* [Exercise details]: Copy out all of the entries below without any change.
===== Dataset excerpts
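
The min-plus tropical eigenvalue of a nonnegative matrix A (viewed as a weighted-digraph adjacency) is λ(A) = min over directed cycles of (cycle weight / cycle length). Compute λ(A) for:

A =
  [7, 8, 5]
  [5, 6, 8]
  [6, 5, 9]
λ(A) = 5

Enumerate directed cycles and compute their means (weight / length). Sample:
  cycle 0 → 0: weight = 7, length = 1, mean = 7/1 ≈ 7.000
  cycle 1 → 1: weight = 6, length = 1, mean = 6/1 ≈ 6.000
  cycle 2 → 2: weight = 9, length = 1, mean = 9/1 ≈ 9.000
  cycle 0 → 1 → 0: weight = 13, length = 2, mean = 13/2 ≈ 6.500
  cycle 0 → 2 → 0: weight = 11, length = 2, mean = 11/2 ≈ 5.500
  cycle 1 → 0 → 1: weight = 13, length = 2, mean = 13/2 ≈ 6.500
Minimum mean = 5.000, attained e.g. along the cycle 0 → 2 → 1 → 0 with weight 15 and length 3. So λ(A) = 15/3 = 5.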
==========
* [Answer space]:
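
The min-plus tropical eigenvalue of a nonnegative matrix A (viewed as a weighted-digraph adjacency) is λ(A) = min over directed cycles of (cycle weight / cycle length). Compute λ(A) for:

A =
  [7, 8, 5]
  [5, 6, 8]
  [6, 5, 9]
λ(A) = 5

Enumerate directed cycles and compute their means (weight / length). Sample:
  cycle 0 → 0: weight = 7, length = 1, mean = 7/1 ≈ 7.000
  cycle 1 → 1: weight = 6, length = 1, mean = 6/1 ≈ 6.000
  cycle 2 → 2: weight = 9, length = 1, mean = 9/1 ≈ 9.000
  cycle 0 → 1 → 0: weight = 13, length = 2, mean = 13/2 ≈ 6.500
  cycle 0 → 2 → 0: weight = 11, length = 2, mean = 11/2 ≈ 5.500
  cycle 1 → 0 → 1: weight = 13, length = 2, mean = 13/2 ≈ 6.500
Minimum mean = 5.000, attained e.g. along the cycle 0 → 2 → 1 → 0 with weight 15 and length 3. So λ(A) = 15/3 = 5.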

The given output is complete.